BEGIN

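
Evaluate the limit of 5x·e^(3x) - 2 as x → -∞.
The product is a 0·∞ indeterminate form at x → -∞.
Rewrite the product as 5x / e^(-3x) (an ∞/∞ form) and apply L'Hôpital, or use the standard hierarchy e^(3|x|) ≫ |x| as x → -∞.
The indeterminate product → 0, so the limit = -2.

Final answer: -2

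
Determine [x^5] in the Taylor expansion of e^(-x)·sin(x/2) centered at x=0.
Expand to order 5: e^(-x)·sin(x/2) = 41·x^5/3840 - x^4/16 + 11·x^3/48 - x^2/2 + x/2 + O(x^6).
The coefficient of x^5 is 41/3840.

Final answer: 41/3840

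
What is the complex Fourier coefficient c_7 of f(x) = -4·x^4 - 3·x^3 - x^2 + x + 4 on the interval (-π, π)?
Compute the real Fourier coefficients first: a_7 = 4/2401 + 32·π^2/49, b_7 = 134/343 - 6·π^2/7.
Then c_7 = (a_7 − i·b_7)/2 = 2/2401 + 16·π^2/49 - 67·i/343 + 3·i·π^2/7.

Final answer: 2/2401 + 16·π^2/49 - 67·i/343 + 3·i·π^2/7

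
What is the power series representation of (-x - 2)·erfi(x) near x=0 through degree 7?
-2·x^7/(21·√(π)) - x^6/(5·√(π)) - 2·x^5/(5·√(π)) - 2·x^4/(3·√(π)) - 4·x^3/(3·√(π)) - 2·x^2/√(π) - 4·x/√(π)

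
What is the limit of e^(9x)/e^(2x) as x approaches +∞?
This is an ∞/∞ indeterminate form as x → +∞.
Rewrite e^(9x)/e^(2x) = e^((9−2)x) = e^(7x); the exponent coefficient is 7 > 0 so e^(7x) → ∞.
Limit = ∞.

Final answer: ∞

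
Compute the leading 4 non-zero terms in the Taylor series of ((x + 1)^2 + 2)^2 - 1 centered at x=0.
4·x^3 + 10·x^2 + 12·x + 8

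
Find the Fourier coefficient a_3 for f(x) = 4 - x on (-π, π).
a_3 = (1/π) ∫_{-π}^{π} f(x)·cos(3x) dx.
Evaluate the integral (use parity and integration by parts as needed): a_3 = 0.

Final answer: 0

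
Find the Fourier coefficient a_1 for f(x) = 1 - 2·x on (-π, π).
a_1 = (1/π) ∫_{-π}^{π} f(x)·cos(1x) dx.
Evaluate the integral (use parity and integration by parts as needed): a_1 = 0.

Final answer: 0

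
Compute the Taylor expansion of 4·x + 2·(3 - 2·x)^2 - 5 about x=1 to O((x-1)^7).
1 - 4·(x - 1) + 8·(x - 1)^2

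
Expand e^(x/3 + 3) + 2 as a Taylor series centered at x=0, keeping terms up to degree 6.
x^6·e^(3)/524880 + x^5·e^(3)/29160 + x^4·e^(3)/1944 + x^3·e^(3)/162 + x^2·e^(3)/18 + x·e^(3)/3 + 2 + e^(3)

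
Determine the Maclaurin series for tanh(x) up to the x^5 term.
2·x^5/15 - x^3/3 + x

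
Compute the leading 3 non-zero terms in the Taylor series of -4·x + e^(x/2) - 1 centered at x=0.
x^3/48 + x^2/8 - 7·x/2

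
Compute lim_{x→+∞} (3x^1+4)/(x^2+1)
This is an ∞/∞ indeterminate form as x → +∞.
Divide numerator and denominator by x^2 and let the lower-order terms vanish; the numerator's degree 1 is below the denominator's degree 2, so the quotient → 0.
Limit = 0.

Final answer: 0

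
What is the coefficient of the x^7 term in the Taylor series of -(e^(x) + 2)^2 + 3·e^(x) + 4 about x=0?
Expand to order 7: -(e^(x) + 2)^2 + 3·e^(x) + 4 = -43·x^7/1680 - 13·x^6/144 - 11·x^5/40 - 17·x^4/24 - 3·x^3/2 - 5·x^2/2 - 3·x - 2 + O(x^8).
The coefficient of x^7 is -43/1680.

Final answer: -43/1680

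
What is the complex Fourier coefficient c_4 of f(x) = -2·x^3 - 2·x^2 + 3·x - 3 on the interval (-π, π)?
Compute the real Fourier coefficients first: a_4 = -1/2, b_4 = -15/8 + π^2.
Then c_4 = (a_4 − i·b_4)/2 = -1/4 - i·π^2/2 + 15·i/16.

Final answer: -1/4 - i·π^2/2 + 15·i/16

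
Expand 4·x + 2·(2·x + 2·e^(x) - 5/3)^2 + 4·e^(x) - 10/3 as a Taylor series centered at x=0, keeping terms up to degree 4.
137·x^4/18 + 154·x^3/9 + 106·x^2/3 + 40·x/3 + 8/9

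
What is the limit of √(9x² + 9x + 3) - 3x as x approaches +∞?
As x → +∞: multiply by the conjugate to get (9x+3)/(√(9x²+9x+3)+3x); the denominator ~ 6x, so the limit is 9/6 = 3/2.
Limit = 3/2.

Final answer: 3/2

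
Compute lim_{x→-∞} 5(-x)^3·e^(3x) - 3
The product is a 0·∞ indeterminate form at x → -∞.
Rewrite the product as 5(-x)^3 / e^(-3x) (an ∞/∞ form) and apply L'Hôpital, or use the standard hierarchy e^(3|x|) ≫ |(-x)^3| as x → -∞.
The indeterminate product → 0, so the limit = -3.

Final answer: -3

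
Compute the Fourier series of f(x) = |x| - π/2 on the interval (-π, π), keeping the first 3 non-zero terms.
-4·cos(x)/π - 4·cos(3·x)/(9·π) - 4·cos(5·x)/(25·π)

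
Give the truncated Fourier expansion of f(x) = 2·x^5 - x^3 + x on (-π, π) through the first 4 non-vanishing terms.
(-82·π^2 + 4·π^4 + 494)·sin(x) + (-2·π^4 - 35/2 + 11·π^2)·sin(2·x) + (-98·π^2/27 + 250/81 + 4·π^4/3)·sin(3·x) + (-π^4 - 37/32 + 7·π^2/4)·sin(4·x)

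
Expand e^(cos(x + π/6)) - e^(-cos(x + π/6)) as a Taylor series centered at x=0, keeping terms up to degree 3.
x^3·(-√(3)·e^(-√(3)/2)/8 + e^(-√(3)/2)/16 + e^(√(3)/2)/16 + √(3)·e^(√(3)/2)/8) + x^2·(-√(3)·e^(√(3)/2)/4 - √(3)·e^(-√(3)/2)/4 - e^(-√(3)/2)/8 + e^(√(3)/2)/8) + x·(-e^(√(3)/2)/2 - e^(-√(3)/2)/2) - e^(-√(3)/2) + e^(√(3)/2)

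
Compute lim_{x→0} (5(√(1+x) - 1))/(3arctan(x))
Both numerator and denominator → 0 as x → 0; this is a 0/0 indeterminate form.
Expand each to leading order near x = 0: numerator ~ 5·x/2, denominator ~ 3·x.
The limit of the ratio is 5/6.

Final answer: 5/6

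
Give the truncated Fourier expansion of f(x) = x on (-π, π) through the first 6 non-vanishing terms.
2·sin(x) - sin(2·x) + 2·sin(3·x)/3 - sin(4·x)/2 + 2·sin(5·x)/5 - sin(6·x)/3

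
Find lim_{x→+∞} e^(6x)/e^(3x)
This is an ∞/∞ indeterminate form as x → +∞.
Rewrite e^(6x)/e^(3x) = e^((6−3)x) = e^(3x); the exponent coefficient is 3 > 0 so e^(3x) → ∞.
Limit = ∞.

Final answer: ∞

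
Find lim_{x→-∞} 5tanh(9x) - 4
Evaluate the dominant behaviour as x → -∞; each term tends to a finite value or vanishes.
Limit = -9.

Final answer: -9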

END

Exercise
Repeat every line of the data, exactly and in full.

Worked solution
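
Evaluate the limit of 5x·e^(3x) - 2 as x → -∞.
The product is a 0·∞ indeterminate form at x → -∞.
Rewrite the product as 5x / e^(-3x) (an ∞/∞ form) and apply L'Hôpital, or use the standard hierarchy e^(3|x|) ≫ |x| as x → -∞.
The indeterminate product → 0, so the limit = -2.

Final answer: -2

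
Determine [x^5] in the Taylor expansion of e^(-x)·sin(x/2) centered at x=0.
Expand to order 5: e^(-x)·sin(x/2) = 41·x^5/3840 - x^4/16 + 11·x^3/48 - x^2/2 + x/2 + O(x^6).
The coefficient of x^5 is 41/3840.

Final answer: 41/3840

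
What is the complex Fourier coefficient c_7 of f(x) = -4·x^4 - 3·x^3 - x^2 + x + 4 on the interval (-π, π)?
Compute the real Fourier coefficients first: a_7 = 4/2401 + 32·π^2/49, b_7 = 134/343 - 6·π^2/7.
Then c_7 = (a_7 − i·b_7)/2 = 2/2401 + 16·π^2/49 - 67·i/343 + 3·i·π^2/7.

Final answer: 2/2401 + 16·π^2/49 - 67·i/343 + 3·i·π^2/7

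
What is the power series representation of (-x - 2)·erfi(x) near x=0 through degree 7?
-2·x^7/(21·√(π)) - x^6/(5·√(π)) - 2·x^5/(5·√(π)) - 2·x^4/(3·√(π)) - 4·x^3/(3·√(π)) - 2·x^2/√(π) - 4·x/√(π)

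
What is the limit of e^(9x)/e^(2x) as x approaches +∞?
This is an ∞/∞ indeterminate form as x → +∞.
Rewrite e^(9x)/e^(2x) = e^((9−2)x) = e^(7x); the exponent coefficient is 7 > 0 so e^(7x) → ∞.
Limit = ∞.

Final answer: ∞

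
Compute the leading 4 non-zero terms in the Taylor series of ((x + 1)^2 + 2)^2 - 1 centered at x=0.
4·x^3 + 10·x^2 + 12·x + 8

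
Find the Fourier coefficient a_3 for f(x) = 4 - x on (-π, π).
a_3 = (1/π) ∫_{-π}^{π} f(x)·cos(3x) dx.
Evaluate the integral (use parity and integration by parts as needed): a_3 = 0.

Final answer: 0

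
Find the Fourier coefficient a_1 for f(x) = 1 - 2·x on (-π, π).
a_1 = (1/π) ∫_{-π}^{π} f(x)·cos(1x) dx.
Evaluate the integral (use parity and integration by parts as needed): a_1 = 0.

Final answer: 0

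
Compute the Taylor expansion of 4·x + 2·(3 - 2·x)^2 - 5 about x=1 to O((x-1)^7).
1 - 4·(x - 1) + 8·(x - 1)^2

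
Expand e^(x/3 + 3) + 2 as a Taylor series centered at x=0, keeping terms up to degree 6.
x^6·e^(3)/524880 + x^5·e^(3)/29160 + x^4·e^(3)/1944 + x^3·e^(3)/162 + x^2·e^(3)/18 + x·e^(3)/3 + 2 + e^(3)

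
Determine the Maclaurin series for tanh(x) up to the x^5 term.
2·x^5/15 - x^3/3 + x

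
Compute the leading 3 non-zero terms in the Taylor series of -4·x + e^(x/2) - 1 centered at x=0.
x^3/48 + x^2/8 - 7·x/2

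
Compute lim_{x→+∞} (3x^1+4)/(x^2+1)
This is an ∞/∞ indeterminate form as x → +∞.
Divide numerator and denominator by x^2 and let the lower-order terms vanish; the numerator's degree 1 is below the denominator's degree 2, so the quotient → 0.
Limit = 0.

Final answer: 0

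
What is the coefficient of the x^7 term in the Taylor series of -(e^(x) + 2)^2 + 3·e^(x) + 4 about x=0?
Expand to order 7: -(e^(x) + 2)^2 + 3·e^(x) + 4 = -43·x^7/1680 - 13·x^6/144 - 11·x^5/40 - 17·x^4/24 - 3·x^3/2 - 5·x^2/2 - 3·x - 2 + O(x^8).
The coefficient of x^7 is -43/1680.

Final answer: -43/1680

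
What is the complex Fourier coefficient c_4 of f(x) = -2·x^3 - 2·x^2 + 3·x - 3 on the interval (-π, π)?
Compute the real Fourier coefficients first: a_4 = -1/2, b_4 = -15/8 + π^2.
Then c_4 = (a_4 − i·b_4)/2 = -1/4 - i·π^2/2 + 15·i/16.

Final answer: -1/4 - i·π^2/2 + 15·i/16

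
Expand 4·x + 2·(2·x + 2·e^(x) - 5/3)^2 + 4·e^(x) - 10/3 as a Taylor series centered at x=0, keeping terms up to degree 4.
137·x^4/18 + 154·x^3/9 + 106·x^2/3 + 40·x/3 + 8/9

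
What is the limit of √(9x² + 9x + 3) - 3x as x approaches +∞?
As x → +∞: multiply by the conjugate to get (9x+3)/(√(9x²+9x+3)+3x); the denominator ~ 6x, so the limit is 9/6 = 3/2.
Limit = 3/2.

Final answer: 3/2

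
Compute lim_{x→-∞} 5(-x)^3·e^(3x) - 3
The product is a 0·∞ indeterminate form at x → -∞.
Rewrite the product as 5(-x)^3 / e^(-3x) (an ∞/∞ form) and apply L'Hôpital, or use the standard hierarchy e^(3|x|) ≫ |(-x)^3| as x → -∞.
The indeterminate product → 0, so the limit = -3.

Final answer: -3

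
Compute the Fourier series of f(x) = |x| - π/2 on the interval (-π, π), keeping the first 3 non-zero terms.
-4·cos(x)/π - 4·cos(3·x)/(9·π) - 4·cos(5·x)/(25·π)

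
Give the truncated Fourier expansion of f(x) = 2·x^5 - x^3 + x on (-π, π) through the first 4 non-vanishing terms.
(-82·π^2 + 4·π^4 + 494)·sin(x) + (-2·π^4 - 35/2 + 11·π^2)·sin(2·x) + (-98·π^2/27 + 250/81 + 4·π^4/3)·sin(3·x) + (-π^4 - 37/32 + 7·π^2/4)·sin(4·x)

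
Expand e^(cos(x + π/6)) - e^(-cos(x + π/6)) as a Taylor series centered at x=0, keeping terms up to degree 3.
x^3·(-√(3)·e^(-√(3)/2)/8 + e^(-√(3)/2)/16 + e^(√(3)/2)/16 + √(3)·e^(√(3)/2)/8) + x^2·(-√(3)·e^(√(3)/2)/4 - √(3)·e^(-√(3)/2)/4 - e^(-√(3)/2)/8 + e^(√(3)/2)/8) + x·(-e^(√(3)/2)/2 - e^(-√(3)/2)/2) - e^(-√(3)/2) + e^(√(3)/2)

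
Compute lim_{x→0} (5(√(1+x) - 1))/(3arctan(x))
Both numerator and denominator → 0 as x → 0; this is a 0/0 indeterminate form.
Expand each to leading order near x = 0: numerator ~ 5·x/2, denominator ~ 3·x.
The limit of the ratio is 5/6.

Final answer: 5/6

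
Give the truncated Fourier expansion of f(x) = x on (-π, π) through the first 6 non-vanishing terms.
2·sin(x) - sin(2·x) + 2·sin(3·x)/3 - sin(4·x)/2 + 2·sin(5·x)/5 - sin(6·x)/3

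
Find lim_{x→+∞} e^(6x)/e^(3x)
This is an ∞/∞ indeterminate form as x → +∞.
Rewrite e^(6x)/e^(3x) = e^((6−3)x) = e^(3x); the exponent coefficient is 3 > 0 so e^(3x) → ∞.
Limit = ∞.

Final answer: ∞

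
Find lim_{x→-∞} 5tanh(9x) - 4
Evaluate the dominant behaviour as x → -∞; each term tends to a finite value or vanishes.
Limit = -9.

Final answer: -9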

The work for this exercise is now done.